• EXERCISE DESCRIPTION
All entries are to be repeated exactly as shown below.

• DATA FOR ANALYSIS
== == ==
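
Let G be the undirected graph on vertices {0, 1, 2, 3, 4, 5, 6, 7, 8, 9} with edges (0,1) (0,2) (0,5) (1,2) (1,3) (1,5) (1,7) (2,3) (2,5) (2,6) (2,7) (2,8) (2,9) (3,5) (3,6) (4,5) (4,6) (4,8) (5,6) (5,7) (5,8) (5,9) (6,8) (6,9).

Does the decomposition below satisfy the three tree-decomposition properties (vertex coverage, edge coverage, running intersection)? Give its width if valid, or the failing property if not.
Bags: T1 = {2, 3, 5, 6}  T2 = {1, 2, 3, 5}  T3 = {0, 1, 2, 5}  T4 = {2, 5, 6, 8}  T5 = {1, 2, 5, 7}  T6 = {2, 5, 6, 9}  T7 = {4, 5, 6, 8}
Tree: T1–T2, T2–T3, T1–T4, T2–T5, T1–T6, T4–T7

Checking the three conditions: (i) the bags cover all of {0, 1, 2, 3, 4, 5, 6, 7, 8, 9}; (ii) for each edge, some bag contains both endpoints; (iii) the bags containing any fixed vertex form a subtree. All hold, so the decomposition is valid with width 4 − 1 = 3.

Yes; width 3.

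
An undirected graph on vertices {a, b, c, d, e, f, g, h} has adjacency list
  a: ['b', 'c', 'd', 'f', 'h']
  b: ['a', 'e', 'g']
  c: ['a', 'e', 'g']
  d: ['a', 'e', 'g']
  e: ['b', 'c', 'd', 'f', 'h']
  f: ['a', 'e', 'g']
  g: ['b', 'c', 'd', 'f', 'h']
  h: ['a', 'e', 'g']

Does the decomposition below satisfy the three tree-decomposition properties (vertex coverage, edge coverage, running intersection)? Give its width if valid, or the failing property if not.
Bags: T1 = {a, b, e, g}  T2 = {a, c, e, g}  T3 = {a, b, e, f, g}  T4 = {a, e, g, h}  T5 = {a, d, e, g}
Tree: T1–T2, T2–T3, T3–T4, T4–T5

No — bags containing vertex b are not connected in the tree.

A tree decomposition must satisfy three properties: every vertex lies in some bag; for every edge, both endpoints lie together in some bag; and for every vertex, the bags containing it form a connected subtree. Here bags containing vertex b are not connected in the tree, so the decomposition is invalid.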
== == ==
• EXERCISE RESPONSE
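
Let G be the undirected graph on vertices {0, 1, 2, 3, 4, 5, 6, 7, 8, 9} with edges (0,1) (0,2) (0,5) (1,2) (1,3) (1,5) (1,7) (2,3) (2,5) (2,6) (2,7) (2,8) (2,9) (3,5) (3,6) (4,5) (4,6) (4,8) (5,6) (5,7) (5,8) (5,9) (6,8) (6,9).

Does the decomposition below satisfy the three tree-decomposition properties (vertex coverage, edge coverage, running intersection)? Give its width if valid, or the failing property if not.
Bags: T1 = {2, 3, 5, 6}  T2 = {1, 2, 3, 5}  T3 = {0, 1, 2, 5}  T4 = {2, 5, 6, 8}  T5 = {1, 2, 5, 7}  T6 = {2, 5, 6, 9}  T7 = {4, 5, 6, 8}
Tree: T1–T2, T2–T3, T1–T4, T2–T5, T1–T6, T4–T7

Checking the three conditions: (i) the bags cover all of {0, 1, 2, 3, 4, 5, 6, 7, 8, 9}; (ii) for each edge, some bag contains both endpoints; (iii) the bags containing any fixed vertex form a subtree. All hold, so the decomposition is valid with width 4 − 1 = 3.

Yes; width 3.

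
An undirected graph on vertices {a, b, c, d, e, f, g, h} has adjacency list
  a: ['b', 'c', 'd', 'f', 'h']
  b: ['a', 'e', 'g']
  c: ['a', 'e', 'g']
  d: ['a', 'e', 'g']
  e: ['b', 'c', 'd', 'f', 'h']
  f: ['a', 'e', 'g']
  g: ['b', 'c', 'd', 'f', 'h']
  h: ['a', 'e', 'g']

Does the decomposition below satisfy the three tree-decomposition properties (vertex coverage, edge coverage, running intersection)? Give its width if valid, or the failing property if not.
Bags: T1 = {a, b, e, g}  T2 = {a, c, e, g}  T3 = {a, b, e, f, g}  T4 = {a, e, g, h}  T5 = {a, d, e, g}
Tree: T1–T2, T2–T3, T3–T4, T4–T5

No — bags containing vertex b are not connected in the tree.

A tree decomposition must satisfy three properties: every vertex lies in some bag; for every edge, both endpoints lie together in some bag; and for every vertex, the bags containing it form a connected subtree. Here bags containing vertex b are not connected in the tree, so the decomposition is invalid.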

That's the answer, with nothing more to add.